| Task statement |
All of the listing should be transcribed exactly.
(Material provided Opens)
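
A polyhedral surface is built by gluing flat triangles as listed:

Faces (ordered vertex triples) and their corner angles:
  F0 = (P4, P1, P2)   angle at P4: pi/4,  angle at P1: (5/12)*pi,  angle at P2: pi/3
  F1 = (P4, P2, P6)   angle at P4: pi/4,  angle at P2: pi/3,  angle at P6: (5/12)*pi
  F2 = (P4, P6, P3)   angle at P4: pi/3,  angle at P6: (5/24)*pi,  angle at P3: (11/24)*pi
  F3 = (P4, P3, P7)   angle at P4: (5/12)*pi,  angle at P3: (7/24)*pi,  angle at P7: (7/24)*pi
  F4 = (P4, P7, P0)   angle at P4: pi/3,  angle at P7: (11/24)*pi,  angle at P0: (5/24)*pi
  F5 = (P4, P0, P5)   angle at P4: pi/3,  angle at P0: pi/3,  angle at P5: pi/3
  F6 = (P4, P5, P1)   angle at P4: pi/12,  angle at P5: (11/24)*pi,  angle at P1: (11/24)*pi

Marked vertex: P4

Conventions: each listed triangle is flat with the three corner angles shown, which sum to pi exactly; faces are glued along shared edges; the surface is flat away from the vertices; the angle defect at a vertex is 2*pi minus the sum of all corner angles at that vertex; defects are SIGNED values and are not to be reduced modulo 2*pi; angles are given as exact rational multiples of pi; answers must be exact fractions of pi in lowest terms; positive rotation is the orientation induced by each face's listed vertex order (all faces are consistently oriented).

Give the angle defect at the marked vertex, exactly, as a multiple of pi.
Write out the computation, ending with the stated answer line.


Sum of corner angles at P4: 2*pi
defect = 2*pi - 2*pi

Answer: defect(P4) = 0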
(Material provided Closes)
| Completed task |
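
A polyhedral surface is built by gluing flat triangles as listed:

Faces (ordered vertex triples) and their corner angles:
  F0 = (P4, P1, P2)   angle at P4: pi/4,  angle at P1: (5/12)*pi,  angle at P2: pi/3
  F1 = (P4, P2, P6)   angle at P4: pi/4,  angle at P2: pi/3,  angle at P6: (5/12)*pi
  F2 = (P4, P6, P3)   angle at P4: pi/3,  angle at P6: (5/24)*pi,  angle at P3: (11/24)*pi
  F3 = (P4, P3, P7)   angle at P4: (5/12)*pi,  angle at P3: (7/24)*pi,  angle at P7: (7/24)*pi
  F4 = (P4, P7, P0)   angle at P4: pi/3,  angle at P7: (11/24)*pi,  angle at P0: (5/24)*pi
  F5 = (P4, P0, P5)   angle at P4: pi/3,  angle at P0: pi/3,  angle at P5: pi/3
  F6 = (P4, P5, P1)   angle at P4: pi/12,  angle at P5: (11/24)*pi,  angle at P1: (11/24)*pi

Marked vertex: P4

Conventions: each listed triangle is flat with the three corner angles shown, which sum to pi exactly; faces are glued along shared edges; the surface is flat away from the vertices; the angle defect at a vertex is 2*pi minus the sum of all corner angles at that vertex; defects are SIGNED values and are not to be reduced modulo 2*pi; angles are given as exact rational multiples of pi; answers must be exact fractions of pi in lowest terms; positive rotation is the orientation induced by each face's listed vertex order (all faces are consistently oriented).

Give the angle defect at the marked vertex, exactly, as a multiple of pi.
Write out the computation, ending with the stated answer line.


Sum of corner angles at P4: 2*pi
defect = 2*pi - 2*pi

Answer: defect(P4) = 0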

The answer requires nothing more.